● **ENTRIES SHOWN**

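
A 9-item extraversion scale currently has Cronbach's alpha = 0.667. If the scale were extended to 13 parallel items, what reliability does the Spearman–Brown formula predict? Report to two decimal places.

Length factor m = 13/9 = 1.4444
α' = m·α / (1 + (m−1)·α)
   = 13/9 × 0.667 / (1 + (13/9 − 1) × 0.667)
   = 0.9634 / 1.2964 = 0.74

predicted reliability = 0.74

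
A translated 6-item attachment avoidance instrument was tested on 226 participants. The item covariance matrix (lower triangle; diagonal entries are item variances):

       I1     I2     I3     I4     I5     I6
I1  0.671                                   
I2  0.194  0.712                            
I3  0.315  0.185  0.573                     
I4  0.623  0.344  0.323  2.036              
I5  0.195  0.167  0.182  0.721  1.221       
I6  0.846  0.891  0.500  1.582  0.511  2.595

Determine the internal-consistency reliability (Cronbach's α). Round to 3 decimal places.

α = 0.792

ΣVar(i) = 0.671 + 0.712 + 0.573 + 2.036 + 1.221 + 2.595 = 7.808
Σ_{i<j} σ_ij = 7.579
σ²_total = 7.808 + 2 × 7.579 = 22.966
α = (k/(k−1))·(1 − ΣVar(i)/σ²_total) = (6/5)·(1 − 7.808/22.966) = 0.792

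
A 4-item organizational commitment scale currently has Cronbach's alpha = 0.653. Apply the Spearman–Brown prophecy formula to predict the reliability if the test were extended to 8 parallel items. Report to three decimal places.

Length factor m = 8/4 = 2.0000
α' = m·α / (1 + (m−1)·α)
   = 8/4 × 0.653 / (1 + (8/4 − 1) × 0.653)
   = 1.3060 / 1.6530 = 0.790

predicted reliability = 0.790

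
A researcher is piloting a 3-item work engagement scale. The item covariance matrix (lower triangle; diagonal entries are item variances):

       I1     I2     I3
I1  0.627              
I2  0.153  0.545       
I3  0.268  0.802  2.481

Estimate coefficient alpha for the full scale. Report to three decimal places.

Σσᵢ² = 0.627 + 0.545 + 2.481 = 3.653
Σ_{i<j} σ_ij = 1.223
σ²_T = 3.653 + 2 × 1.223 = 6.099
α = (k/(k−1))·(1 − Σσᵢ²/σ²_T) = (3/2)·(1 − 3.653/6.099) = 0.602

α = 0.602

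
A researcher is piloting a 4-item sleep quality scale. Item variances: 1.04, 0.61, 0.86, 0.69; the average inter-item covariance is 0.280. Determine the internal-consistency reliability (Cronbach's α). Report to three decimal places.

α = 0.683

sum of item variances = 1.04 + 0.61 + 0.86 + 0.69 = 3.20
Sum of the 6 distinct covariances = 6 × 0.280 = 1.680
σ²_total = sum of item variances + 2·Σcov = 3.20 + 2 × 1.680 = 6.560
α = (4/3)·(1 − 3.20/6.560) = 0.683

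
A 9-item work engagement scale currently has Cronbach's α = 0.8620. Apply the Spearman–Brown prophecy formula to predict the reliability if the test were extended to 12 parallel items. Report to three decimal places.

Length factor m = 12/9 = 1.3333
α' = m·α / (1 + (m−1)·α)
   = 12/9 × 0.8620 / (1 + (12/9 − 1) × 0.8620)
   = 1.1493 / 1.2873 = 0.893

predicted reliability = 0.893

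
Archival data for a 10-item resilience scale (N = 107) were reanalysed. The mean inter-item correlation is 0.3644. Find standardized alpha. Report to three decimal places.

Standardized α = k·r̄ / (1 + (k−1)·r̄) = 10 × 0.3644 / (1 + 9 × 0.3644)
  = 3.6440 / 4.2796 = 0.851

standardized alpha = 0.851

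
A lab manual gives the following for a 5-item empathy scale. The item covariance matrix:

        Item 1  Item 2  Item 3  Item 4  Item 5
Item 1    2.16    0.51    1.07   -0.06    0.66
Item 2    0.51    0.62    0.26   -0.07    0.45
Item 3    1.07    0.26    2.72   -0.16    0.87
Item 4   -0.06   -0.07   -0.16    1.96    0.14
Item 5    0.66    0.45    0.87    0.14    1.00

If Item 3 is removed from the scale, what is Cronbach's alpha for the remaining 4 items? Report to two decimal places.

α = 0.48

Remaining items: Item 1, Item 2, Item 4, Item 5 (k = 4).
Σσ²ᵢ = 2.16 + 0.62 + 1.96 + 1.00 = 5.74
Var(T) = 5.74 + 2 × 1.63 = 9.00
α (item deleted) = (4/3)·(1 − 5.74/9.00) = 0.48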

● **WHAT IS NEEDED**
The records above are to be printed out again exactly, without omission.

● **SOLUTION**
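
A 9-item extraversion scale currently has Cronbach's alpha = 0.667. If the scale were extended to 13 parallel items, what reliability does the Spearman–Brown formula predict? Report to two decimal places.

Length factor m = 13/9 = 1.4444
α' = m·α / (1 + (m−1)·α)
   = 13/9 × 0.667 / (1 + (13/9 − 1) × 0.667)
   = 0.9634 / 1.2964 = 0.74

predicted reliability = 0.74

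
A translated 6-item attachment avoidance instrument was tested on 226 participants. The item covariance matrix (lower triangle; diagonal entries are item variances):

       I1     I2     I3     I4     I5     I6
I1  0.671                                   
I2  0.194  0.712                            
I3  0.315  0.185  0.573                     
I4  0.623  0.344  0.323  2.036              
I5  0.195  0.167  0.182  0.721  1.221       
I6  0.846  0.891  0.500  1.582  0.511  2.595

Determine the internal-consistency reliability (Cronbach's α). Round to 3 decimal places.

α = 0.792

ΣVar(i) = 0.671 + 0.712 + 0.573 + 2.036 + 1.221 + 2.595 = 7.808
Σ_{i<j} σ_ij = 7.579
σ²_total = 7.808 + 2 × 7.579 = 22.966
α = (k/(k−1))·(1 − ΣVar(i)/σ²_total) = (6/5)·(1 − 7.808/22.966) = 0.792

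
A 4-item organizational commitment scale currently has Cronbach's alpha = 0.653. Apply the Spearman–Brown prophecy formula to predict the reliability if the test were extended to 8 parallel items. Report to three decimal places.

Length factor m = 8/4 = 2.0000
α' = m·α / (1 + (m−1)·α)
   = 8/4 × 0.653 / (1 + (8/4 − 1) × 0.653)
   = 1.3060 / 1.6530 = 0.790

predicted reliability = 0.790

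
A researcher is piloting a 3-item work engagement scale. The item covariance matrix (lower triangle; diagonal entries are item variances):

       I1     I2     I3
I1  0.627              
I2  0.153  0.545       
I3  0.268  0.802  2.481

Estimate coefficient alpha for the full scale. Report to three decimal places.

Σσᵢ² = 0.627 + 0.545 + 2.481 = 3.653
Σ_{i<j} σ_ij = 1.223
σ²_T = 3.653 + 2 × 1.223 = 6.099
α = (k/(k−1))·(1 − Σσᵢ²/σ²_T) = (3/2)·(1 − 3.653/6.099) = 0.602

α = 0.602

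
A researcher is piloting a 4-item sleep quality scale. Item variances: 1.04, 0.61, 0.86, 0.69; the average inter-item covariance is 0.280. Determine the internal-consistency reliability (Cronbach's α). Report to three decimal places.

α = 0.683

sum of item variances = 1.04 + 0.61 + 0.86 + 0.69 = 3.20
Sum of the 6 distinct covariances = 6 × 0.280 = 1.680
σ²_total = sum of item variances + 2·Σcov = 3.20 + 2 × 1.680 = 6.560
α = (4/3)·(1 − 3.20/6.560) = 0.683

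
A 9-item work engagement scale currently has Cronbach's α = 0.8620. Apply the Spearman–Brown prophecy formula to predict the reliability if the test were extended to 12 parallel items. Report to three decimal places.

Length factor m = 12/9 = 1.3333
α' = m·α / (1 + (m−1)·α)
   = 12/9 × 0.8620 / (1 + (12/9 − 1) × 0.8620)
   = 1.1493 / 1.2873 = 0.893

predicted reliability = 0.893

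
Archival data for a 10-item resilience scale (N = 107) were reanalysed. The mean inter-item correlation is 0.3644. Find standardized alpha. Report to three decimal places.

Standardized α = k·r̄ / (1 + (k−1)·r̄) = 10 × 0.3644 / (1 + 9 × 0.3644)
  = 3.6440 / 4.2796 = 0.851

standardized alpha = 0.851

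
A lab manual gives the following for a 5-item empathy scale. The item covariance matrix:

        Item 1  Item 2  Item 3  Item 4  Item 5
Item 1    2.16    0.51    1.07   -0.06    0.66
Item 2    0.51    0.62    0.26   -0.07    0.45
Item 3    1.07    0.26    2.72   -0.16    0.87
Item 4   -0.06   -0.07   -0.16    1.96    0.14
Item 5    0.66    0.45    0.87    0.14    1.00

If Item 3 is removed from the scale, what is Cronbach's alpha for the remaining 4 items? Report to two decimal places.

α = 0.48

Remaining items: Item 1, Item 2, Item 4, Item 5 (k = 4).
Σσ²ᵢ = 2.16 + 0.62 + 1.96 + 1.00 = 5.74
Var(T) = 5.74 + 2 × 1.63 = 9.00
α (item deleted) = (4/3)·(1 − 5.74/9.00) = 0.48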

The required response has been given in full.